**Brief:**
In the entries that follow, how many lines include "vals"? Give the number and nothing else.

Saved data entries:
####

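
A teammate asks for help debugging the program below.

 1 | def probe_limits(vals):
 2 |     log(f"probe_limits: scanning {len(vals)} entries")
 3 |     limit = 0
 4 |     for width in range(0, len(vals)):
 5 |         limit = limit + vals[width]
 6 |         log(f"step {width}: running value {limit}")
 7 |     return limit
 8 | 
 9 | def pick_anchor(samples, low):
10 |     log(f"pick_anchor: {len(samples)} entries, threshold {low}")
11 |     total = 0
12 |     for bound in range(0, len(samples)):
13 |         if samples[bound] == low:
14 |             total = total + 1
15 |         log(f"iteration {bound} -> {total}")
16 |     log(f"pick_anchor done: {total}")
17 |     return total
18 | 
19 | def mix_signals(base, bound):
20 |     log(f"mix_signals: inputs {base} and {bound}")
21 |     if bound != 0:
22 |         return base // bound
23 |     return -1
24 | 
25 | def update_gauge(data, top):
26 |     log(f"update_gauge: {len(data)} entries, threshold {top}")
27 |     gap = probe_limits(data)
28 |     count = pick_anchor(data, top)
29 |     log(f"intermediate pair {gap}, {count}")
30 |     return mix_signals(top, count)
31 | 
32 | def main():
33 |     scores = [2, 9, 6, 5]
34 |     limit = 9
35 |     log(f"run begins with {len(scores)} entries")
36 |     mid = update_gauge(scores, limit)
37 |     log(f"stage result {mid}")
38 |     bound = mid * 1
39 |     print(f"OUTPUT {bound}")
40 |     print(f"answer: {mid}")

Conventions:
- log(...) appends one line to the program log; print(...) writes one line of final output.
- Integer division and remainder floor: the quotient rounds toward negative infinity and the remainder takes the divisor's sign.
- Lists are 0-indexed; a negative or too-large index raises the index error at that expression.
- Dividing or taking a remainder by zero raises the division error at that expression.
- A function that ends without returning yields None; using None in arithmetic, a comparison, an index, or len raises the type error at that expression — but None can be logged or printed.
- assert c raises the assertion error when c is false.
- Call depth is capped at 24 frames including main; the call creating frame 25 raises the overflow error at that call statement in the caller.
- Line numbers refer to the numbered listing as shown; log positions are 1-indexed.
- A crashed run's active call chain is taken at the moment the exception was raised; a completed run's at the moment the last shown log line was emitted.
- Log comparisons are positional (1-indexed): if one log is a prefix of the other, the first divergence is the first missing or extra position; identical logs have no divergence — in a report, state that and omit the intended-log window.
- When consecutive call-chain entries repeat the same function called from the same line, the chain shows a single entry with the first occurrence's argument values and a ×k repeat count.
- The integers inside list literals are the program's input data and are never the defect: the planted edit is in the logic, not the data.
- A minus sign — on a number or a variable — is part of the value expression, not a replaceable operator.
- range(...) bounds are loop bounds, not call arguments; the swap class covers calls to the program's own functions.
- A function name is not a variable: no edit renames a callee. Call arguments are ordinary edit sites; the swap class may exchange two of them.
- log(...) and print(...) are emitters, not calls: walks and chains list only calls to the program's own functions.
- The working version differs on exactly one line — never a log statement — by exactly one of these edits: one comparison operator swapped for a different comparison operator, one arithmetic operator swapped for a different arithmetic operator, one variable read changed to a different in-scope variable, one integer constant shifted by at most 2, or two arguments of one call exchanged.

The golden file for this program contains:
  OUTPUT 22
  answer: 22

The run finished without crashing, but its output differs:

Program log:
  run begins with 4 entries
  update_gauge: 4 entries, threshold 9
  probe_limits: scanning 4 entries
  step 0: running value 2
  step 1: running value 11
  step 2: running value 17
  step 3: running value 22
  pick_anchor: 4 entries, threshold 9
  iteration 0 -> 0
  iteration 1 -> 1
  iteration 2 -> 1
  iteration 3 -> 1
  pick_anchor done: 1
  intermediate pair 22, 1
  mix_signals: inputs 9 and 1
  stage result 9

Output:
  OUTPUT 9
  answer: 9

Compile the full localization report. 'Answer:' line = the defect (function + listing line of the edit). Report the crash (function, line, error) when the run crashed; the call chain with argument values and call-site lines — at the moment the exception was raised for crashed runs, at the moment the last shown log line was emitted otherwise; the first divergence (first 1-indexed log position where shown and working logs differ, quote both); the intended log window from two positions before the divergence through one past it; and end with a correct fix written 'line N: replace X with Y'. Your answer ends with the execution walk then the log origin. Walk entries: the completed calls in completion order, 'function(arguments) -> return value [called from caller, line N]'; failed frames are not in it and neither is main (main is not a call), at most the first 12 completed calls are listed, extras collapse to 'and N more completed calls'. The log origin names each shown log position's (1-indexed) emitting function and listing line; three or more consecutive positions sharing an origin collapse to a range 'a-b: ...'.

Answer: the defect is in update_gauge at line 30.
Key fact: Everything matches until log position 15, which reads 'mix_signals: inputs 9 and 1' in place of 'mix_signals: inputs 22 and 1'.
Call chain: main.
First divergence: position 15; shown 'mix_signals: inputs 9 and 1' vs intended 'mix_signals: inputs 22 and 1'.
Intended log window:
  13: pick_anchor done: 1
  14: intermediate pair 22, 1
  15: mix_signals: inputs 22 and 1
  16: stage result 22
Execution walk:
  probe_limits([2, 9, 6, 5]) -> 22  [called from update_gauge, line 27]
  pick_anchor([2, 9, 6, 5], 9) -> 1  [called from update_gauge, line 28]
  mix_signals(9, 1) -> 9  [called from update_gauge, line 30]
  update_gauge([2, 9, 6, 5], 9) -> 9  [called from main, line 36]
Origin of each log line:
  1: emitted by main (line 35)
  2: emitted by update_gauge (line 26)
  3: emitted by probe_limits (line 2)
  4-7: emitted by probe_limits (line 6)
  8: emitted by pick_anchor (line 10)
  9-12: emitted by pick_anchor (line 15)
  13: emitted by pick_anchor (line 16)
  14: emitted by update_gauge (line 29)
  15: emitted by mix_signals (line 20)
  16: emitted by main (line 37)
A correct fix: line 30: replace `top` with `gap`.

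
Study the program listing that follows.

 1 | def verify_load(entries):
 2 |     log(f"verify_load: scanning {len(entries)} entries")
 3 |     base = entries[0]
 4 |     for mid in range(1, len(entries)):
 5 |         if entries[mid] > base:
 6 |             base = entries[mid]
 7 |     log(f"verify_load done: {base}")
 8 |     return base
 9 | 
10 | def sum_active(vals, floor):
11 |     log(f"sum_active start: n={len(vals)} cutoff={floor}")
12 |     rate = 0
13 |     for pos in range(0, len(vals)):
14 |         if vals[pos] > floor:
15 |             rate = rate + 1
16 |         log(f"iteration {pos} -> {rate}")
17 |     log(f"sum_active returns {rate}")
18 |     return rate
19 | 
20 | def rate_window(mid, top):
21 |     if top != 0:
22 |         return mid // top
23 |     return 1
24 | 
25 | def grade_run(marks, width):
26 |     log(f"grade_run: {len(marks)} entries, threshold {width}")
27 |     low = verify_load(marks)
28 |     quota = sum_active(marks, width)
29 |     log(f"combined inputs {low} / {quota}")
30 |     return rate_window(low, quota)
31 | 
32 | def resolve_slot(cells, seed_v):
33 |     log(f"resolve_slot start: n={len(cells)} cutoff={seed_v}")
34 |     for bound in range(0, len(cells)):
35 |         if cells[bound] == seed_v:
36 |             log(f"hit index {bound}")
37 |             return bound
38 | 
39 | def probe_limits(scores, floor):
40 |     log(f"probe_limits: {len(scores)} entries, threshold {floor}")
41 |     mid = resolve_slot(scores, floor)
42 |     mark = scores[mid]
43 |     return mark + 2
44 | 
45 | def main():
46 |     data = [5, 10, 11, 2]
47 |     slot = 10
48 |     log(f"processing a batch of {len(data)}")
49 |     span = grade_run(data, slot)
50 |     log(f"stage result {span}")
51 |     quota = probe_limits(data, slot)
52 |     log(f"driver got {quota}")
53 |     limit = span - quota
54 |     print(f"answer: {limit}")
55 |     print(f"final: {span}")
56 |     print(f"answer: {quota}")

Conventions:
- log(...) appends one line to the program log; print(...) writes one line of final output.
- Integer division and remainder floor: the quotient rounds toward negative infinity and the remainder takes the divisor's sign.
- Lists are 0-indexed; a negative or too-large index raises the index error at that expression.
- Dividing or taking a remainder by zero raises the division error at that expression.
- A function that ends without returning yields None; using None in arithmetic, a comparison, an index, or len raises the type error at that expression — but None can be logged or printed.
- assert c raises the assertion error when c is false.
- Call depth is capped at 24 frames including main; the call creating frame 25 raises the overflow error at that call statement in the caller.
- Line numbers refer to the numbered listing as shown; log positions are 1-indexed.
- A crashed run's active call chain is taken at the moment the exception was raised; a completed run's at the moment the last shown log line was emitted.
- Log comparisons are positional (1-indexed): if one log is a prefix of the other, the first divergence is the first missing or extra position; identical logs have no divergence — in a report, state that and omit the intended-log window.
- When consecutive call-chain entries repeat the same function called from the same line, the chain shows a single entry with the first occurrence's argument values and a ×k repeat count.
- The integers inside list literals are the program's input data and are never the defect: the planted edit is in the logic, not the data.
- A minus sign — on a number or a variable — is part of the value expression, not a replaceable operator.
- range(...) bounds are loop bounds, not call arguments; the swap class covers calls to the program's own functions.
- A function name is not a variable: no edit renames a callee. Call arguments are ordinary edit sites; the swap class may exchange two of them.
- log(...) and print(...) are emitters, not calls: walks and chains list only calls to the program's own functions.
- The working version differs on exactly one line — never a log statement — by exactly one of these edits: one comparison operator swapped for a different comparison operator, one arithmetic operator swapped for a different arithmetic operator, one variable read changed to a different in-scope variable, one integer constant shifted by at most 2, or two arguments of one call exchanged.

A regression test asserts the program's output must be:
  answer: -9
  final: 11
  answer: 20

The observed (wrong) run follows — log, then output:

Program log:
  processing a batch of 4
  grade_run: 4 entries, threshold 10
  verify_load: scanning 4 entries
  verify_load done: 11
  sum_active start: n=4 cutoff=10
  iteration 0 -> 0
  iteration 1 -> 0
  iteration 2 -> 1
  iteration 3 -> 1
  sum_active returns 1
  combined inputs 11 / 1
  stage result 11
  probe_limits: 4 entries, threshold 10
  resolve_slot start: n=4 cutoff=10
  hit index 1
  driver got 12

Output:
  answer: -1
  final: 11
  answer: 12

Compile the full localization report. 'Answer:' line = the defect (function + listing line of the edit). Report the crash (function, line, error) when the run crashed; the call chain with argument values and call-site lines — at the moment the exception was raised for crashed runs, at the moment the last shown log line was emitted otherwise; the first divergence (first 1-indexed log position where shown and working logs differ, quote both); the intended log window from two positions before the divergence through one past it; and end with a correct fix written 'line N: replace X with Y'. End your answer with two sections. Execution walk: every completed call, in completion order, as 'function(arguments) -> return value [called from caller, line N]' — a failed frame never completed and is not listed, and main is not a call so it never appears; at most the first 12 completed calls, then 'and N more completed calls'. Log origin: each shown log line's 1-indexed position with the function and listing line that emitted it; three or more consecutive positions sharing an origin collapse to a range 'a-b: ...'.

Answer: the defect is in probe_limits at line 43.
Core observation: Log line 16 is where behavior first shows: 'driver got 12' appears instead of 'driver got 20'.
Call chain: main.
First divergence: position 16; shown 'driver got 12' vs intended 'driver got 20'.
Intended log window:
  14: resolve_slot start: n=4 cutoff=10
  15: hit index 1
  16: driver got 20
Execution walk:
  verify_load([5, 10, 11, 2]) -> 11  [called from grade_run, line 27]
  sum_active([5, 10, 11, 2], 10) -> 1  [called from grade_run, line 28]
  rate_window(11, 1) -> 11  [called from grade_run, line 30]
  grade_run([5, 10, 11, 2], 10) -> 11  [called from main, line 49]
  resolve_slot([5, 10, 11, 2], 10) -> 1  [called from probe_limits, line 41]
  probe_limits([5, 10, 11, 2], 10) -> 12  [called from main, line 51]
Log origin:
  1 — main, line 48
  2 — grade_run, line 26
  3 — verify_load, line 2
  4 — verify_load, line 7
  5 — sum_active, line 11
  6-9 — sum_active, line 16
  10 — sum_active, line 17
  11 — grade_run, line 29
  12 — main, line 50
  13 — probe_limits, line 40
  14 — resolve_slot, line 33
  15 — resolve_slot, line 36
  16 — main, line 52
A correct fix: line 43: replace `+` with `*`.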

####

**Exercise response:**
8